#### Task description:
In how many lines of the records does the string "percentile" appear? State only the number.

Records excerpted from a collection
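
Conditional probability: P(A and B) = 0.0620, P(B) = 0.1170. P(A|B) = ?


P(A|B) = 0.0620/0.1170 = 0.5299

P(A|B) = 0.5299


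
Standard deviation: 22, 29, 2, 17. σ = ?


Mean = 17.5000
Variance = 98.2500
SD = sqrt(98.2500) = 9.9121

SD = 9.9121


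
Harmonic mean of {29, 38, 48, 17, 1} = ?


Sum of reciprocals = 1/29 + 1/38 + 1/48 + 1/17 + 1/1 = 1.140455
HM = 5/1.140455 = 4.3842

HM = 4.3842


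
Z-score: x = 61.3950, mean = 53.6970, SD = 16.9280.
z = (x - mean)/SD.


z = (61.3950 - 53.6970)/16.9280
= 7.6980/16.9280
= 0.4547

z = 0.4547


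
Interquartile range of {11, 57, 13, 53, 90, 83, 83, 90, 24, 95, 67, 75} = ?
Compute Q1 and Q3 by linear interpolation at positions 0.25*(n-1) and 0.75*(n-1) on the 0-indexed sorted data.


Sorted: 11, 13, 24, 53, 57, 67, 75, 83, 83, 90, 90, 95
Q1 (25th %ile) = 45.7500
Q3 (75th %ile) = 84.7500
IQR = 84.7500 - 45.7500 = 39.0000

IQR = 39.0000


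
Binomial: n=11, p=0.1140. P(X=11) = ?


C(11,11) = 1
p^11 = 4.226232e-11
(1-p)^0 = 1.000000
P = 1 * 4.226232e-11 * 1.000000 = 4.2262e-11

P(X=11) = 4.2262e-11


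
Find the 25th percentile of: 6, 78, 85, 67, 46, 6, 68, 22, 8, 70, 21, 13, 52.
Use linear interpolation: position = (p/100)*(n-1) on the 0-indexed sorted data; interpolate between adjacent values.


Sorted: 6, 6, 8, 13, 21, 22, 46, 52, 67, 68, 70, 78, 85
n = 13
Index = 25/100 * 12 = 3.0000
Lower = data[3] = 13, Upper = data[4] = 21
P25 = 13 + 0*(8) = 13.0000

P25 = 13.0000


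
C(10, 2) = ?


C(10,2) = 10!/(2! × 8!)
= 3628800/(2 × 40320)
= 45

C(10,2) = 45


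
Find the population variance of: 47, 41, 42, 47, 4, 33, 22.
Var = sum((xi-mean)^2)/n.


Mean = 33.7143
Squared deviations: 176.5102, 53.0816, 68.6531, 176.5102, 882.9388, 0.5102, 137.2245
Sum = 1495.4286
Variance = 1495.4286/7 = 213.6327

Variance = 213.6327


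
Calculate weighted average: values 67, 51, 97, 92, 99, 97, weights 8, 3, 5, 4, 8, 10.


Numerator = 67*8 + 51*3 + 97*5 + 92*4 + 99*8 + 97*10 = 3304
Denominator = 8 + 3 + 5 + 4 + 8 + 10 = 38
WM = 3304/38 = 86.9474

WM = 86.9474


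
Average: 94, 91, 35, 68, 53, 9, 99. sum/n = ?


Sum = 94 + 91 + 35 + 68 + 53 + 9 + 99 = 449
n = 7
Mean = 449/7 = 64.1429

Mean = 64.1429


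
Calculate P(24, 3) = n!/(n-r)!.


P(24,3) = 24!/21!
= 620448401733239439360000/51090942171709440000
= 12144

P(24,3) = 12144


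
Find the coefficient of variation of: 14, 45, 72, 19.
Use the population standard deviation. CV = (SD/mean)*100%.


Mean = 37.5000
SD = 23.1355
CV = (23.1355/37.5000)*100 = 61.6946%

CV = 61.6946%


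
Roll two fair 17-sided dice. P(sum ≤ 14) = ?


Total outcomes = 17×17 = 289
Favorable (sum ≤ 14): 91
P = 91/289 = 0.3149

P = 0.3149


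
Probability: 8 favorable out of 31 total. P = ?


P = 8/31 = 0.2581

P = 0.2581


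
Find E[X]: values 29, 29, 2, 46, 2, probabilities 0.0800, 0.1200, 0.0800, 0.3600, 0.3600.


E[X] = 29*0.0800 + 29*0.1200 + 2*0.0800 + 46*0.3600 + 2*0.3600
= 2.3200 + 3.4800 + 0.1600 + 16.5600 + 0.7200
= 23.2400

E[X] = 23.2400


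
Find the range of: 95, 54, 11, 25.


Max = 95, Min = 11
Range = 95 - 11 = 84

Range = 84


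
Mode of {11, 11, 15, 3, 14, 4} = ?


Frequencies: 3:1, 4:1, 11:2, 14:1, 15:1
Max frequency = 2
Mode = 11

Mode = 11


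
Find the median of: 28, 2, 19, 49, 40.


Sorted: 2, 19, 28, 40, 49
n = 5 (odd)
Middle value = 28

Median = 28


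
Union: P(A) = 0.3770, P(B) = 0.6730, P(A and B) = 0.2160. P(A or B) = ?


P(A∪B) = 0.3770 + 0.6730 - 0.2160
= 1.0500 - 0.2160
= 0.8340

P(A∪B) = 0.8340


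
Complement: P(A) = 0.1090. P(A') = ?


P(not A) = 1 - 0.1090 = 0.8910

P(not A) = 0.8910


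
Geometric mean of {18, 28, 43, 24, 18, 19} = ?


Product = 18 × 28 × 43 × 24 × 18 × 19 = 177883776
GM = 177883776^(1/6) = 23.7150

GM = 23.7150


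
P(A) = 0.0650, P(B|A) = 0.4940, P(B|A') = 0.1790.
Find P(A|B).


P(B) = P(B|A)*P(A) + P(B|A')*P(A')
= 0.4940*0.0650 + 0.1790*0.9350
= 0.032110 + 0.167365 = 0.199475
P(A|B) = 0.032110/0.199475 = 0.1610

P(A|B) = 0.1610


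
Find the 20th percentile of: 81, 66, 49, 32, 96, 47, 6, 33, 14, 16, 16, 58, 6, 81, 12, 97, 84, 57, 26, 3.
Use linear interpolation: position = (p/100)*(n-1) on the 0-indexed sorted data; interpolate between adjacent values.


Sorted: 3, 6, 6, 12, 14, 16, 16, 26, 32, 33, 47, 49, 57, 58, 66, 81, 81, 84, 96, 97
n = 20
Index = 20/100 * 19 = 3.8000
Lower = data[3] = 12, Upper = data[4] = 14
P20 = 12 + 0.8000*(2) = 13.6000

P20 = 13.6000


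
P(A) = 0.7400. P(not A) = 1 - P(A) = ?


P(not A) = 1 - 0.7400 = 0.2600

P(not A) = 0.2600


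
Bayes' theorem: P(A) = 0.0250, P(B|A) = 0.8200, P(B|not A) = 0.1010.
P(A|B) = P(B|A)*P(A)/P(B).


P(B) = P(B|A)*P(A) + P(B|A')*P(A')
= 0.8200*0.0250 + 0.1010*0.9750
= 0.020500 + 0.098475 = 0.118975
P(A|B) = 0.020500/0.118975 = 0.1723

P(A|B) = 0.1723


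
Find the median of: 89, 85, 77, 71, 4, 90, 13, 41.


Sorted: 4, 13, 41, 71, 77, 85, 89, 90
n = 8 (even)
Middle values: 71 and 77
Median = (71+77)/2 = 74.0000

Median = 74.0000


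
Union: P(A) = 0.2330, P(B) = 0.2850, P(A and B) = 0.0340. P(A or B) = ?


P(A∪B) = 0.2330 + 0.2850 - 0.0340
= 0.5180 - 0.0340
= 0.4840

P(A∪B) = 0.4840


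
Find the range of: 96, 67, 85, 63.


Max = 96, Min = 63
Range = 96 - 63 = 33

Range = 33


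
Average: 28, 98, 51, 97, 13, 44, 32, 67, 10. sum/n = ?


Sum = 28 + 98 + 51 + 97 + 13 + 44 + 32 + 67 + 10 = 440
n = 9
Mean = 440/9 = 48.8889

Mean = 48.8889


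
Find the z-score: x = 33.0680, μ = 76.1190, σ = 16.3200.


z = (33.0680 - 76.1190)/16.3200
= -43.0510/16.3200
= -2.6379

z = -2.6379


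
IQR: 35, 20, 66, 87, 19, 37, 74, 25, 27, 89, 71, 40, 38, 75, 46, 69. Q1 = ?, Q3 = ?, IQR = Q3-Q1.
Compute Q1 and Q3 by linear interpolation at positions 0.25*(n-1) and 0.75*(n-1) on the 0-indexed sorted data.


Sorted: 19, 20, 25, 27, 35, 37, 38, 40, 46, 66, 69, 71, 74, 75, 87, 89
Q1 (25th %ile) = 33.0000
Q3 (75th %ile) = 71.7500
IQR = 71.7500 - 33.0000 = 38.7500

IQR = 38.7500


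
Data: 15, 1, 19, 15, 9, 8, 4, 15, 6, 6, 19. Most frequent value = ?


Frequencies: 1:1, 4:1, 6:2, 8:1, 9:1, 15:3, 19:2
Max frequency = 3
Mode = 15

Mode = 15


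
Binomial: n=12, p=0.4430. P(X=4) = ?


C(12,4) = 495
p^4 = 0.038514
(1-p)^8 = 0.009265
P = 495 * 0.038514 * 0.009265 = 0.1766

P(X=4) = 0.1766


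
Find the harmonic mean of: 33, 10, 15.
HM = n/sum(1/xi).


Sum of reciprocals = 1/33 + 1/10 + 1/15 = 0.196970
HM = 3/0.196970 = 15.2308

HM = 15.2308


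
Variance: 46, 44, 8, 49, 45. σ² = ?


Mean = 38.4000
Squared deviations: 57.7600, 31.3600, 924.1600, 112.3600, 43.5600
Sum = 1169.2000
Variance = 1169.2000/5 = 233.8400

Variance = 233.8400


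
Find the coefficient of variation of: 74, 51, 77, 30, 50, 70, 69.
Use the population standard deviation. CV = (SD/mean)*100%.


Mean = 60.1429
SD = 15.7972
CV = (15.7972/60.1429)*100 = 26.2661%

CV = 26.2661%


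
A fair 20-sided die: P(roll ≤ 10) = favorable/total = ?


Favorable outcomes (roll ≤ 10): 10
Total outcomes = 20
P = 10/20 = 0.5000

P = 0.5000


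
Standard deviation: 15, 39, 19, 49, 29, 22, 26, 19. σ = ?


Mean = 27.2500
Variance = 116.1875
SD = sqrt(116.1875) = 10.7790

SD = 10.7790


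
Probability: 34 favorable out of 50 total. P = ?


P = 34/50 = 0.6800

P = 0.6800


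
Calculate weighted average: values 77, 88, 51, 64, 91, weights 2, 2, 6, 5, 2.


Numerator = 77*2 + 88*2 + 51*6 + 64*5 + 91*2 = 1138
Denominator = 2 + 2 + 6 + 5 + 2 = 17
WM = 1138/17 = 66.9412

WM = 66.9412


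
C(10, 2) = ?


C(10,2) = 10!/(2! × 8!)
= 3628800/(2 × 40320)
= 45

C(10,2) = 45


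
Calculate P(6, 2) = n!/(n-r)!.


P(6,2) = 6!/4!
= 720/24
= 30

P(6,2) = 30


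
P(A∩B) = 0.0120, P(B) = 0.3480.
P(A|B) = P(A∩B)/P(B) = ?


P(A|B) = 0.0120/0.3480 = 0.0345

P(A|B) = 0.0345


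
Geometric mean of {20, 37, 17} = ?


Product = 20 × 37 × 17 = 12580
GM = 12580^(1/3) = 23.2573

GM = 23.2573


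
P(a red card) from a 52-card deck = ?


26 red cards in 52 cards
P = 26/52 = 0.5000

P = 0.5000


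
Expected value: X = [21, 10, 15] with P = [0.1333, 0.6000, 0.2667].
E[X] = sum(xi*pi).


E[X] = 21*0.1333 + 10*0.6000 + 15*0.2667
= 2.7993 + 6.0000 + 4.0005
= 12.7998

E[X] = 12.7998


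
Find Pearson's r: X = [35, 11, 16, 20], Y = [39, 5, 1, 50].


Mean X = 20.5000, Mean Y = 23.7500
SD X = 8.958236, SD Y = 21.158627
Cov = 122.125000
r = 122.125000/(8.958236*21.158627) = 0.6443

r = 0.6443


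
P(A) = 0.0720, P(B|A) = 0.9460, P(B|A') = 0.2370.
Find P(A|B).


P(B) = P(B|A)*P(A) + P(B|A')*P(A')
= 0.9460*0.0720 + 0.2370*0.9280
= 0.068112 + 0.219936 = 0.288048
P(A|B) = 0.068112/0.288048 = 0.2365

P(A|B) = 0.2365


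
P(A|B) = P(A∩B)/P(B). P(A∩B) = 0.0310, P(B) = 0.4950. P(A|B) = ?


P(A|B) = 0.0310/0.4950 = 0.0626

P(A|B) = 0.0626


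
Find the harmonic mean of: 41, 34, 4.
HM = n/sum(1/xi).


Sum of reciprocals = 1/41 + 1/34 + 1/4 = 0.303802
HM = 3/0.303802 = 9.8749

HM = 9.8749


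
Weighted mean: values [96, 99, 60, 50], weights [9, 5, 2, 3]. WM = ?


Numerator = 96*9 + 99*5 + 60*2 + 50*3 = 1629
Denominator = 9 + 5 + 2 + 3 = 19
WM = 1629/19 = 85.7368

WM = 85.7368


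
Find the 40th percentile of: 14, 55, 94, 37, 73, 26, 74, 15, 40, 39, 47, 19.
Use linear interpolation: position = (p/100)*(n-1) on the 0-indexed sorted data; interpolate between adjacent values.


Sorted: 14, 15, 19, 26, 37, 39, 40, 47, 55, 73, 74, 94
n = 12
Index = 40/100 * 11 = 4.4000
Lower = data[4] = 37, Upper = data[5] = 39
P40 = 37 + 0.4000*(2) = 37.8000

P40 = 37.8000


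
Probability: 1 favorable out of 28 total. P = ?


P = 1/28 = 0.0357

P = 0.0357


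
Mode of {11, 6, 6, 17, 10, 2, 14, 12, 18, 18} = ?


Frequencies: 2:1, 6:2, 10:1, 11:1, 12:1, 14:1, 17:1, 18:2
Max frequency = 2
Mode = 6, 18

Mode = 6, 18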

#### Output of the exercise:
3